_About this exercise_
Search the records below for "faculty" and copy every line it turns up in.

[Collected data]
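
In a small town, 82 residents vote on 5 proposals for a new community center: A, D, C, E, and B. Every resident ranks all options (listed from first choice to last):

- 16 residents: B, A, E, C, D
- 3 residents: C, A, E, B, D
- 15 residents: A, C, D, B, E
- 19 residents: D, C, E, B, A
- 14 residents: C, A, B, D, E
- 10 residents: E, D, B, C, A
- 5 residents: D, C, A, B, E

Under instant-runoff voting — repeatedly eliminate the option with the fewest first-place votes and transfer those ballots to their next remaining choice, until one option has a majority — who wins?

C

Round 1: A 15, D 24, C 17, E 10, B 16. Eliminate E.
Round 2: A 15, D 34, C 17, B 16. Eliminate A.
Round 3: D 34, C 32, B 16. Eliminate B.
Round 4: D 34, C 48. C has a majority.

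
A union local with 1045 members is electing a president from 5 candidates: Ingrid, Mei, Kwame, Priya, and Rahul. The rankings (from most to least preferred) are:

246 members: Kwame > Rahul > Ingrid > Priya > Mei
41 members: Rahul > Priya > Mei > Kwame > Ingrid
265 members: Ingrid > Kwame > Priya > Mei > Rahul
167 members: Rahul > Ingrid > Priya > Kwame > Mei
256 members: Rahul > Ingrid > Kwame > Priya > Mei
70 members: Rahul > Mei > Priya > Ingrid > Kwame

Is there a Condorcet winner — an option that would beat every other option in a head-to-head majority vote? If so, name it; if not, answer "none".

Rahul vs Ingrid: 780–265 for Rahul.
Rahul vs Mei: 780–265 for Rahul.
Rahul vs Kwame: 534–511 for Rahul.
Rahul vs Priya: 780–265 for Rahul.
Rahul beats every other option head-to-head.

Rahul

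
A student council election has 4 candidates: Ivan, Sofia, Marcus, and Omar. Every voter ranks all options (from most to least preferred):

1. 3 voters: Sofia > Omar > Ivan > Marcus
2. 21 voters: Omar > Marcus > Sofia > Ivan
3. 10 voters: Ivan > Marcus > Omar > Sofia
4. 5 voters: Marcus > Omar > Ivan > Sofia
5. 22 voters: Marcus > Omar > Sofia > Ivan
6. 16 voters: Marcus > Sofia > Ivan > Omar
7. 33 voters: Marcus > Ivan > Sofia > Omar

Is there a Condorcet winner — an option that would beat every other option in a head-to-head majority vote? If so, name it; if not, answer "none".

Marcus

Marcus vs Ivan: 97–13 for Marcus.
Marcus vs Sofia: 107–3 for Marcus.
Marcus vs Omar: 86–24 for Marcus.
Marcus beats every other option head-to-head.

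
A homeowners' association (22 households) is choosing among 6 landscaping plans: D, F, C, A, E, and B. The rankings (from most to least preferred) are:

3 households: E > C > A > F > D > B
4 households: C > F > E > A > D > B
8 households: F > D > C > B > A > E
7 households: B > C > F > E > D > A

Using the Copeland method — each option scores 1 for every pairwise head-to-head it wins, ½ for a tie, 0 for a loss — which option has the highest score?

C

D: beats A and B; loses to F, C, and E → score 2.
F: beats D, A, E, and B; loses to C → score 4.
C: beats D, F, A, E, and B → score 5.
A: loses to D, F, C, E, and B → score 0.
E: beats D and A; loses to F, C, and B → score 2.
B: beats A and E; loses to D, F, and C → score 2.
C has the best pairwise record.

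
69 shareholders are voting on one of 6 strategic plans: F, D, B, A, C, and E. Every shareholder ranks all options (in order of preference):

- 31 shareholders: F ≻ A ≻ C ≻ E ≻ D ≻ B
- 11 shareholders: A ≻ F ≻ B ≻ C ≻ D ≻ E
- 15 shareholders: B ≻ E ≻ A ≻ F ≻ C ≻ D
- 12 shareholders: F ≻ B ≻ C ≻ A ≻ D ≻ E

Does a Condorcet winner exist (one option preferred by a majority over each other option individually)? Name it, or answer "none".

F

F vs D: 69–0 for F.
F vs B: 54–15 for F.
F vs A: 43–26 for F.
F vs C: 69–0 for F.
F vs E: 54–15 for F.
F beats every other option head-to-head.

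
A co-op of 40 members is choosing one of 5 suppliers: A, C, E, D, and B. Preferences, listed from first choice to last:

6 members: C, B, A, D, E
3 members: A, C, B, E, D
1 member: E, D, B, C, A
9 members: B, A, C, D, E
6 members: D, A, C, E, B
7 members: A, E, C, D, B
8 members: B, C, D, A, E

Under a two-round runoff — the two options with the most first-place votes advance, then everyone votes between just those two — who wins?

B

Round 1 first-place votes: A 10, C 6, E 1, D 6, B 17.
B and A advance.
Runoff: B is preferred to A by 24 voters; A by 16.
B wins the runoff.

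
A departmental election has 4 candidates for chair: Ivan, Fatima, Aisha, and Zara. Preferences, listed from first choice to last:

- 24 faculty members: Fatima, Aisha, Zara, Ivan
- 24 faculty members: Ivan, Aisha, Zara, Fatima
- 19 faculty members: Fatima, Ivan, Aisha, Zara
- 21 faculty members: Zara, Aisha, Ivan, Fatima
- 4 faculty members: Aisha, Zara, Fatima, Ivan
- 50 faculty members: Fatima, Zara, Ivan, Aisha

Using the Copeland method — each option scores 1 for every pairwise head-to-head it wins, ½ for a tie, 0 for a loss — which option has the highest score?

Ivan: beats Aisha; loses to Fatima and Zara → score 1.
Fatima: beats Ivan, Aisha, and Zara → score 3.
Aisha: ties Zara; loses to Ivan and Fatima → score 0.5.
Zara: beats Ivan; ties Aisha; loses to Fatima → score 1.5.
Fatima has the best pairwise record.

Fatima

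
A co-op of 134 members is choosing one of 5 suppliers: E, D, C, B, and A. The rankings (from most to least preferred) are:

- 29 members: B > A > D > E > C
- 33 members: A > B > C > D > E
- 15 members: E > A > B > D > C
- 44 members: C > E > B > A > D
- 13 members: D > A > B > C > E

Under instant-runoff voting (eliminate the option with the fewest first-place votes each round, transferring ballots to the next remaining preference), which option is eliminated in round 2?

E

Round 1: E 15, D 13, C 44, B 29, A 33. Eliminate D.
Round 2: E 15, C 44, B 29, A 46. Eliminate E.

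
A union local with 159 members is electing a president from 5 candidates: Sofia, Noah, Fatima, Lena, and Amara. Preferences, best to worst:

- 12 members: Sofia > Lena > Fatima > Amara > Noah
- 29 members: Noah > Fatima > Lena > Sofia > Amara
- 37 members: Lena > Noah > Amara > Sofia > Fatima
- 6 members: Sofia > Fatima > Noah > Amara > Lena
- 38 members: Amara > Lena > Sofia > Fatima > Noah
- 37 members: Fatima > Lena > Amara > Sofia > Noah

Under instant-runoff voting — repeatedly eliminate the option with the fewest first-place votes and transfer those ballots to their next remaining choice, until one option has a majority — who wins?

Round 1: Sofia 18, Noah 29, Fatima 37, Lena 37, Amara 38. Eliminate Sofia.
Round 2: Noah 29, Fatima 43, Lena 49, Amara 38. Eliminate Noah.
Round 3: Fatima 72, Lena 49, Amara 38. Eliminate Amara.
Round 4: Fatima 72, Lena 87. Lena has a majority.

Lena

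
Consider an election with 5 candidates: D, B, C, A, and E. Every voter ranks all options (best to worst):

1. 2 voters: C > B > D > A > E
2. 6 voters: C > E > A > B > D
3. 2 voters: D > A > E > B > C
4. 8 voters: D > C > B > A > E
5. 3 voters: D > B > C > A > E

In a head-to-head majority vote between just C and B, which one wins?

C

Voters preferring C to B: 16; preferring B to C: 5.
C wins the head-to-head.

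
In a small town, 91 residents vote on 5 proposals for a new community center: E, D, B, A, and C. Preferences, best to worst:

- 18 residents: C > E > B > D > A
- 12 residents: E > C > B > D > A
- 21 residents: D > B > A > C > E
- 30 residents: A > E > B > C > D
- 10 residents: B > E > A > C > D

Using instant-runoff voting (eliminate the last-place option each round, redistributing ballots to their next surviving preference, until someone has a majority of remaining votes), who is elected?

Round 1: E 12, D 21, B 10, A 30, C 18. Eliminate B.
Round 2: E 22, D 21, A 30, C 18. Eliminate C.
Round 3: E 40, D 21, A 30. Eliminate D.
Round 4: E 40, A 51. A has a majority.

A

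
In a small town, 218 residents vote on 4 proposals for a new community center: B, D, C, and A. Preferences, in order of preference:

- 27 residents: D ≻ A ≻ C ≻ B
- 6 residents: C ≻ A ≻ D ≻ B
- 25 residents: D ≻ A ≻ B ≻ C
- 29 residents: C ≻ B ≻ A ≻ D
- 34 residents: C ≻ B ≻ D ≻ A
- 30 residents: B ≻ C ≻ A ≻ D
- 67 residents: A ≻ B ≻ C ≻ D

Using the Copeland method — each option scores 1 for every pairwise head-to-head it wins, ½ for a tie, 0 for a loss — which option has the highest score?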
--
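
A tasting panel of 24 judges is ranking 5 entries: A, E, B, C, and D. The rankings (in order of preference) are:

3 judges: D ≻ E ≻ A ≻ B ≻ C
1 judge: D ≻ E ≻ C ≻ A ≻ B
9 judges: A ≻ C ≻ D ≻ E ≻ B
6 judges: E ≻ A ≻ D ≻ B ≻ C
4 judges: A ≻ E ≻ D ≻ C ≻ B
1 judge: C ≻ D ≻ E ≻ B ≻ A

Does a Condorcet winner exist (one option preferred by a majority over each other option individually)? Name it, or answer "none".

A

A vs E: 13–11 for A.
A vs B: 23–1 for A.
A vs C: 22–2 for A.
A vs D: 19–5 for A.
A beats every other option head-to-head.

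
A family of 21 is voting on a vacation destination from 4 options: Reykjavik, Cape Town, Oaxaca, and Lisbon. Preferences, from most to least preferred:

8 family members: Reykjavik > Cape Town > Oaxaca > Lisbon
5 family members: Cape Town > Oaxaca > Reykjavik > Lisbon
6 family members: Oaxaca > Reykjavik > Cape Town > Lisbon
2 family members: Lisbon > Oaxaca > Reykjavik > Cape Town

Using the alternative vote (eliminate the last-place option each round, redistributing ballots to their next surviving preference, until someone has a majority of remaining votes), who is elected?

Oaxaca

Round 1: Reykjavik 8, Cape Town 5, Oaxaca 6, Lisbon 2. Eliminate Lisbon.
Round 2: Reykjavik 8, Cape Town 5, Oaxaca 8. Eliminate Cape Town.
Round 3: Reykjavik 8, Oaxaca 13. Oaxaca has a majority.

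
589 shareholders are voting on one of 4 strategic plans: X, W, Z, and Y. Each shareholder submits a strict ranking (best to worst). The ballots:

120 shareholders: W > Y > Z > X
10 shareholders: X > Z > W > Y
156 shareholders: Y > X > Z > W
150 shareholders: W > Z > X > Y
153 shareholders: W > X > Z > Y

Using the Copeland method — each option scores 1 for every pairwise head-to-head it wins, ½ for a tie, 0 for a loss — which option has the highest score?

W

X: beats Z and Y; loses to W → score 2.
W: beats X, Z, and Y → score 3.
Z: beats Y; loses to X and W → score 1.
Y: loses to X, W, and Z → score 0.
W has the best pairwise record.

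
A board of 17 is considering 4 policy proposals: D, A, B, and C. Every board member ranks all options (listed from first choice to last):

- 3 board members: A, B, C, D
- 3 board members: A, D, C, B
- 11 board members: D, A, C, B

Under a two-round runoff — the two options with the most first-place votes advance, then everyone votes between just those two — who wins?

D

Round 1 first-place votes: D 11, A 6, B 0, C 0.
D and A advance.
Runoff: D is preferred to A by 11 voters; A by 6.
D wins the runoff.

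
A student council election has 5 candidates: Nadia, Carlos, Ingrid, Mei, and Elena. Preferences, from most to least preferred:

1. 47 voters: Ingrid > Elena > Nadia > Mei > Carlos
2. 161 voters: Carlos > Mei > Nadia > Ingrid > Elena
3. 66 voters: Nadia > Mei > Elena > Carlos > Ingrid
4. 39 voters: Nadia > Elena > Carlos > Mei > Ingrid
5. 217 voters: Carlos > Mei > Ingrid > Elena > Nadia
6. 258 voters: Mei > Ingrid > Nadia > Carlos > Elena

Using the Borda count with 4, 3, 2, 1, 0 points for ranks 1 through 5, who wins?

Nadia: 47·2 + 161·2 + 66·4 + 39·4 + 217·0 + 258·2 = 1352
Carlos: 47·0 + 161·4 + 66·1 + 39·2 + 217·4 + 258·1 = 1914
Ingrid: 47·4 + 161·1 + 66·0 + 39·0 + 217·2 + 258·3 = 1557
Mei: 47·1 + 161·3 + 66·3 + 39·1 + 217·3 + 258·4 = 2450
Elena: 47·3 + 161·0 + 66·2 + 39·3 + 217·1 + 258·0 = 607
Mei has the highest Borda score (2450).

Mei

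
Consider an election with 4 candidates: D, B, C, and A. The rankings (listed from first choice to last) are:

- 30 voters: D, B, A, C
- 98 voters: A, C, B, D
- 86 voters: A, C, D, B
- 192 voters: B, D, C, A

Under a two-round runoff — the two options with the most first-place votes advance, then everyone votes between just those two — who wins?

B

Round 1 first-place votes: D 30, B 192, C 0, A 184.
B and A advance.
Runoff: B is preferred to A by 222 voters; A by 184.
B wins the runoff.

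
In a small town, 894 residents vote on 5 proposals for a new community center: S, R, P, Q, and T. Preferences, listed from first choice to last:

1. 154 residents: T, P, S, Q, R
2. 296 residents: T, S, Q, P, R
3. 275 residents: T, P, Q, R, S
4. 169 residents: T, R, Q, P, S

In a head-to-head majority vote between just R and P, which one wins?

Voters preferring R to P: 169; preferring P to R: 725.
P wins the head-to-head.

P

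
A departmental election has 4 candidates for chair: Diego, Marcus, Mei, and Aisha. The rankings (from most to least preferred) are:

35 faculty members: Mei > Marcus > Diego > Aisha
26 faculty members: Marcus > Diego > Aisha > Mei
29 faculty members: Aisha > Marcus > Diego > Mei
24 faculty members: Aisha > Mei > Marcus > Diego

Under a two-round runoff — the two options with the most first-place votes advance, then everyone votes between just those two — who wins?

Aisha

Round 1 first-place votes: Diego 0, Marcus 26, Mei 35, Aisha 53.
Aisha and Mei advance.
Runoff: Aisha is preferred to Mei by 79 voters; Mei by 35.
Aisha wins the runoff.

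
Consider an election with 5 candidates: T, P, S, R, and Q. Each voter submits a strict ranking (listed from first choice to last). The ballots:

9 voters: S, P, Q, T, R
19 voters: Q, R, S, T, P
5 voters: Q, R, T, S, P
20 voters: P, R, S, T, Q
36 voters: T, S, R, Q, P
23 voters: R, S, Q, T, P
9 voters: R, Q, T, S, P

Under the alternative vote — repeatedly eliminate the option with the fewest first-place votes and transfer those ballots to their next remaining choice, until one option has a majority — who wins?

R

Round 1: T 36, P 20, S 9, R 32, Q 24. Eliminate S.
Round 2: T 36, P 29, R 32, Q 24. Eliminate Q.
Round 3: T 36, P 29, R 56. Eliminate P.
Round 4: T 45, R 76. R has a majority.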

_Response to this task_
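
- 24 faculty members: Fatima, Aisha, Zara, Ivan
- 24 faculty members: Ivan, Aisha, Zara, Fatima
- 19 faculty members: Fatima, Ivan, Aisha, Zara
- 21 faculty members: Zara, Aisha, Ivan, Fatima
- 4 faculty members: Aisha, Zara, Fatima, Ivan
- 50 faculty members: Fatima, Zara, Ivan, Aisha
35 faculty members: Mei > Marcus > Diego > Aisha
26 faculty members: Marcus > Diego > Aisha > Mei
29 faculty members: Aisha > Marcus > Diego > Mei
24 faculty members: Aisha > Mei > Marcus > Diego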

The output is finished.